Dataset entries
* * * * * * *

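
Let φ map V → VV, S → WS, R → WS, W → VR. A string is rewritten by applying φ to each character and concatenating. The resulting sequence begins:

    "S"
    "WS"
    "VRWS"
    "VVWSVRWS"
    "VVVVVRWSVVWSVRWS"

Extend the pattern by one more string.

VVVVVVVVVVWSVRWSVVVVVRWSVVWSVRWS

Applying the rule to each of the 16 symbols of VVVVVRWSVVWSVRWS gives the pieces VV VV VV VV VV WS VR WS VV VV VR WS VV WS VR WS, which concatenate to the answer.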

* * * * * * *

The task requires each record above to be restated exactly.

→ Result of this task:
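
Let φ map V → VV, S → WS, R → WS, W → VR. A string is rewritten by applying φ to each character and concatenating. The resulting sequence begins:

    "S"
    "WS"
    "VRWS"
    "VVWSVRWS"
    "VVVVVRWSVVWSVRWS"

Extend the pattern by one more string.

VVVVVVVVVVWSVRWSVVVVVRWSVVWSVRWS

Applying the rule to each of the 16 symbols of VVVVVRWSVVWSVRWS gives the pieces VV VV VV VV VV WS VR WS VV VV VR WS VV WS VR WS, which concatenate to the answer.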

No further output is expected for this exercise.